=== WHAT NEEDS TO BE DONE ===
Which lines have the string "Answer"? Copy all of them from the entries below.

=== EXTRACTED RECORDS ===
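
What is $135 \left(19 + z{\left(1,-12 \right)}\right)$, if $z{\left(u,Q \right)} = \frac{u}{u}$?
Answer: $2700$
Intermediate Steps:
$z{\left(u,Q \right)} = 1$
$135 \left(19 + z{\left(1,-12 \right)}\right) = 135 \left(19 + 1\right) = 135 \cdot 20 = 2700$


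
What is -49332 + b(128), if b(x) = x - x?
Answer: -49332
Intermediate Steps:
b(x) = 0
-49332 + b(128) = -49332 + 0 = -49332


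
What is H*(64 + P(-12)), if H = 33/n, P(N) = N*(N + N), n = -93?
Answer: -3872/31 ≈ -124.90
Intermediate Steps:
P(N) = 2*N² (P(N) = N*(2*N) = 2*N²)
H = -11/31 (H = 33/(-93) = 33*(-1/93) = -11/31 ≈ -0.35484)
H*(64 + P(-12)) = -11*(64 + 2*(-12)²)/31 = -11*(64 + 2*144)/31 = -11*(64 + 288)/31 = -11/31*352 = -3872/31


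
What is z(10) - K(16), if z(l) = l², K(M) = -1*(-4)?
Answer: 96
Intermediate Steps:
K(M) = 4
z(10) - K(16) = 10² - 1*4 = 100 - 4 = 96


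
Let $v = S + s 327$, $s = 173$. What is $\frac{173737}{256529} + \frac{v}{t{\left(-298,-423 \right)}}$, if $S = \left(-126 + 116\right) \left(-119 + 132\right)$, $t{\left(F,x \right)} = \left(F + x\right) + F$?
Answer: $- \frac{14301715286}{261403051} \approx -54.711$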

=== SOLUTION TO THIS PROBLEM ===
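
Answer: $2700$
Answer: -49332
Answer: -3872/31 ≈ -124.90
Answer: 96
Answer: $- \frac{14301715286}{261403051} \approx -54.711$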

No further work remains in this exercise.